DATA SUPPLIED:
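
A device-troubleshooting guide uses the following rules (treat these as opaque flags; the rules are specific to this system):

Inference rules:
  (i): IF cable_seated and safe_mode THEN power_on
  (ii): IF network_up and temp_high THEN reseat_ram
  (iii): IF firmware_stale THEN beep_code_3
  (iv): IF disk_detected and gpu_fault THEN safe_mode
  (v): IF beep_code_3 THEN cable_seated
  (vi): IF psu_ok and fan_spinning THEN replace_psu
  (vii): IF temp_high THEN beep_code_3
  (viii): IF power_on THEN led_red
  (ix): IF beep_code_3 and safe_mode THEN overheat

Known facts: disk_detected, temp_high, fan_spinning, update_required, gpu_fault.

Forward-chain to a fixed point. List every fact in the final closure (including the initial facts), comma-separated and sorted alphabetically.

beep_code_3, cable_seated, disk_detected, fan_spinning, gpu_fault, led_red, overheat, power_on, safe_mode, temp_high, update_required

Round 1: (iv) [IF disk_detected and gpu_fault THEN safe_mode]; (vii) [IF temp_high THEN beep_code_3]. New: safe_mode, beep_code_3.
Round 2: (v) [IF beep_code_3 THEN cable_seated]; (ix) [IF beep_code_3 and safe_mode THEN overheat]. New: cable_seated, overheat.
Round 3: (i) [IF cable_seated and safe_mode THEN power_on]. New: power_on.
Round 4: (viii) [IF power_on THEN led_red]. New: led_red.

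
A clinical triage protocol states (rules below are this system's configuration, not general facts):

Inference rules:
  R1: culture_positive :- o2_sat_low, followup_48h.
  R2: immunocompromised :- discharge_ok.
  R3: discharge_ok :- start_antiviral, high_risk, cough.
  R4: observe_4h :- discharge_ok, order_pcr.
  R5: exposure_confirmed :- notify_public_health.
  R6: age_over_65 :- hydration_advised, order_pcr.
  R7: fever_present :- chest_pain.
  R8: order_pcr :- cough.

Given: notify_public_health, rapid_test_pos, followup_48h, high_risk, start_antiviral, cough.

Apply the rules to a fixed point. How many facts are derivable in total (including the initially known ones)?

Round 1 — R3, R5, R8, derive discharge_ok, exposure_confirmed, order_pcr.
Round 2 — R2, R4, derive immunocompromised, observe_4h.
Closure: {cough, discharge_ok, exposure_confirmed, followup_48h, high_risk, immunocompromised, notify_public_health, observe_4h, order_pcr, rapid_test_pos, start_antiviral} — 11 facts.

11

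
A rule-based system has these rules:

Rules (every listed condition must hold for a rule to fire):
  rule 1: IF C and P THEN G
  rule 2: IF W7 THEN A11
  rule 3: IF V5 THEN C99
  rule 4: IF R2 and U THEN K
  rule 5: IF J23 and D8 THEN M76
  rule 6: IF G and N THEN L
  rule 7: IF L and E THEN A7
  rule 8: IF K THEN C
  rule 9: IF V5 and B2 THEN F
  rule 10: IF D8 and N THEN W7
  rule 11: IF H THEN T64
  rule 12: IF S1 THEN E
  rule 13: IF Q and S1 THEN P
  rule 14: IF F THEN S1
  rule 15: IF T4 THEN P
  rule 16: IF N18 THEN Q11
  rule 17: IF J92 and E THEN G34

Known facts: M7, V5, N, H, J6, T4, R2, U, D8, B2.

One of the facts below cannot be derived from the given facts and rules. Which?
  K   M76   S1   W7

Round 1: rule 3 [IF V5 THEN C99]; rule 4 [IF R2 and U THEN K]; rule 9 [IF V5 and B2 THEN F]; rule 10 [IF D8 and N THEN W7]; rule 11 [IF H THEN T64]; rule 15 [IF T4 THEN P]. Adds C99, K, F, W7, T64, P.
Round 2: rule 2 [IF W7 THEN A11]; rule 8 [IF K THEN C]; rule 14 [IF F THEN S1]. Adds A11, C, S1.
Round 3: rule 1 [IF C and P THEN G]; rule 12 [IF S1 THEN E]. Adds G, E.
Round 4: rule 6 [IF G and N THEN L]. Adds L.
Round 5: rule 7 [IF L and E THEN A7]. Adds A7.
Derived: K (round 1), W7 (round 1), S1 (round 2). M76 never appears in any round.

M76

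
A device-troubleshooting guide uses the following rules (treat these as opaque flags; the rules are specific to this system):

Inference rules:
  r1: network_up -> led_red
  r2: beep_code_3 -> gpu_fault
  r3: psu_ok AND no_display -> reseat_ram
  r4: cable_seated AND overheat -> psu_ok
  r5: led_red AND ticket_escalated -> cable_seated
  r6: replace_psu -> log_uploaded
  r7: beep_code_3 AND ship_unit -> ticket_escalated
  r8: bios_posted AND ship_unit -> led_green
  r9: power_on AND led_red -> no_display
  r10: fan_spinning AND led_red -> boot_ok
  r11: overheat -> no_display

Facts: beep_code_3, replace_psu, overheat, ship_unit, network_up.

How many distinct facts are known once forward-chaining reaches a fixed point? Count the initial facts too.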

PROBLEM DETAILS:
In the entries above, find the line with "Rules (every listed" and the line with "rule 17: IF J92 and E THEN G34", then set down exactly those two and every line between them, nothing else.

ANSWER SPACE:
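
Rules (every listed condition must hold for a rule to fire):
  rule 1: IF C and P THEN G
  rule 2: IF W7 THEN A11
  rule 3: IF V5 THEN C99
  rule 4: IF R2 and U THEN K
  rule 5: IF J23 and D8 THEN M76
  rule 6: IF G and N THEN L
  rule 7: IF L and E THEN A7
  rule 8: IF K THEN C
  rule 9: IF V5 and B2 THEN F
  rule 10: IF D8 and N THEN W7
  rule 11: IF H THEN T64
  rule 12: IF S1 THEN E
  rule 13: IF Q and S1 THEN P
  rule 14: IF F THEN S1
  rule 15: IF T4 THEN P
  rule 16: IF N18 THEN Q11
  rule 17: IF J92 and E THEN G34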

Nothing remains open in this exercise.